[Available records Boundary: Start]

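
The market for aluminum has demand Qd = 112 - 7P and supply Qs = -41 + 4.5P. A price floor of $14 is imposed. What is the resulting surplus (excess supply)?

Equilibrium price would be P* = 306/23, so the floor at 14 binds.
At P = 14: Qd = 14, Qs = 22.
Surplus = 22 − 14 = 8.

Surplus = 8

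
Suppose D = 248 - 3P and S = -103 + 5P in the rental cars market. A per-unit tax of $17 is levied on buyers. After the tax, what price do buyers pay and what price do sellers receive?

Pre-tax equilibrium: P* = 43.875, Q* = 116.375.
Tax on buyers shifts demand to D = 248 − 3(P + 17) = 197 - 3P.
197 - 3P = -103 + 5P gives seller price Ps = 37.5; buyers pay Pb = 37.5 + 17 = 54.5.
New quantity: Q = 248 − 3(54.5) = 84.5.

Buyers pay $54.5, sellers receive $37.5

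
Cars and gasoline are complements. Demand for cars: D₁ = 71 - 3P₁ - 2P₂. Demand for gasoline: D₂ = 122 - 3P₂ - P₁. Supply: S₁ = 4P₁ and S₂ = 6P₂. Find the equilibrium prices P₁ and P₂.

Market 1: 71 - 3P₁ - 2P₂ = 4P₁ → 7P₁ + 2P₂ = 71.
Market 2: 9P₂ + P₁ = 122.
Eliminating P₂: 9×(1) − 2×(2) gives 61P₁ = 395, so P₁ = 395/61.
Back-substitute into (2): P₂ = (122 − 1×395/61) / 9 = 783/61.

P₁ = 395/61, P₂ = 783/61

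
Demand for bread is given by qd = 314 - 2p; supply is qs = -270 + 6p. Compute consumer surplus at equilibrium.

Equilibrium: 314 - 2p = -270 + 6p gives p* = 73, q* = 168.
Demand choke price (qd = 0): p = 157.
CS = ½(157 − 73)(168) = 7056.

Consumer surplus = 7056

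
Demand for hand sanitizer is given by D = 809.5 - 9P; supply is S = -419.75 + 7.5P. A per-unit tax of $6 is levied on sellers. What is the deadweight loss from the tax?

Pre-tax equilibrium: P* = 74.5, Q* = 139.
Tax on sellers shifts supply to S = -419.75 + 7.5(P − 6) = -464.75 + 7.5P.
809.5 - 9P = -464.75 + 7.5P gives buyer price Pb = 1699/22; sellers receive Ps = 1699/22 − 6 = 1567/22.
New quantity: Q = 809.5 − 9(1699/22) = 1259/11.
DWL = ½ × 6 × (139 − 1259/11) = 810/11.

Deadweight loss = 810/11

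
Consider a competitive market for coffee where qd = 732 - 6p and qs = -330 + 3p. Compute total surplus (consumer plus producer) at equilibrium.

Total surplus = 144

Equilibrium: 732 - 6p = -330 + 3p gives p* = 118, q* = 24.
Demand choke price: p = 122; supply starts at p = 110.
CS = ½(122 − 118)(24) = 48; PS = ½(118 − 110)(24) = 96.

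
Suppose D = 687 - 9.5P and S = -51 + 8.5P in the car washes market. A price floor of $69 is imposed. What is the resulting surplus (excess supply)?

Equilibrium price would be P* = 41, so the floor at 69 binds.
At P = 69: D = 31.5, S = 535.5.
Surplus = 535.5 − 31.5 = 504.

Surplus = 504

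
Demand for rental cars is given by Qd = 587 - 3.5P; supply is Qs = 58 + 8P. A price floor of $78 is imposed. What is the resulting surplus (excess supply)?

Surplus = 368

Equilibrium price would be P* = 46, so the floor at 78 binds.
At P = 78: Qd = 314, Qs = 682.
Surplus = 682 − 314 = 368.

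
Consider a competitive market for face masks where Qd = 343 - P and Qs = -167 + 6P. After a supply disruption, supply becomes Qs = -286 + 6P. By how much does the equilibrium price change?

Original equilibrium: P* = 510/7, Q* = 1891/7.
New equilibrium: 343 - P = -286 + 6P, so 629 = 7P and P' = 629/7; Q' = 343 − 1(629/7) = 1772/7.
Change in price: 629/7 − 510/7 = 17.

ΔP = 17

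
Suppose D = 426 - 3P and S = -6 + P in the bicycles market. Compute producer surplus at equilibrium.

Equilibrium: 426 - 3P = -6 + P gives P* = 108, Q* = 102.
Supply starts at P = 6 (where S = 0).
PS = ½(108 − 6)(102) = 5202.

Producer surplus = 5202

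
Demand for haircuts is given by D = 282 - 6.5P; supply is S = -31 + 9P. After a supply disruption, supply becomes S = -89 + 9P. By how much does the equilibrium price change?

Original equilibrium: P* = 626/31, Q* = 4673/31.
New equilibrium: 282 - 6.5P = -89 + 9P, so 371 = 15.5P and P' = 742/31; Q' = 282 − 6.5(742/31) = 3919/31.
Change in price: 742/31 − 626/31 = 116/31.

ΔP = 116/31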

[Available records Boundary: End]

#### Task to carry out
No lines before the one containing "Suppose D = 687" belong in the answer; write out that line and each one after it exactly, through the end of the records.

#### Written solution
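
Suppose D = 687 - 9.5P and S = -51 + 8.5P in the car washes market. A price floor of $69 is imposed. What is the resulting surplus (excess supply)?

Equilibrium price would be P* = 41, so the floor at 69 binds.
At P = 69: D = 31.5, S = 535.5.
Surplus = 535.5 − 31.5 = 504.

Surplus = 504

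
Demand for rental cars is given by Qd = 587 - 3.5P; supply is Qs = 58 + 8P. A price floor of $78 is imposed. What is the resulting surplus (excess supply)?

Surplus = 368

Equilibrium price would be P* = 46, so the floor at 78 binds.
At P = 78: Qd = 314, Qs = 682.
Surplus = 682 − 314 = 368.

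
Consider a competitive market for face masks where Qd = 343 - P and Qs = -167 + 6P. After a supply disruption, supply becomes Qs = -286 + 6P. By how much does the equilibrium price change?

Original equilibrium: P* = 510/7, Q* = 1891/7.
New equilibrium: 343 - P = -286 + 6P, so 629 = 7P and P' = 629/7; Q' = 343 − 1(629/7) = 1772/7.
Change in price: 629/7 − 510/7 = 17.

ΔP = 17

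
Suppose D = 426 - 3P and S = -6 + P in the bicycles market. Compute producer surplus at equilibrium.

Equilibrium: 426 - 3P = -6 + P gives P* = 108, Q* = 102.
Supply starts at P = 6 (where S = 0).
PS = ½(108 − 6)(102) = 5202.

Producer surplus = 5202

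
Demand for haircuts is given by D = 282 - 6.5P; supply is S = -31 + 9P. After a supply disruption, supply becomes S = -89 + 9P. By how much does the equilibrium price change?

Original equilibrium: P* = 626/31, Q* = 4673/31.
New equilibrium: 282 - 6.5P = -89 + 9P, so 371 = 15.5P and P' = 742/31; Q' = 282 − 6.5(742/31) = 3919/31.
Change in price: 742/31 − 626/31 = 116/31.

ΔP = 116/31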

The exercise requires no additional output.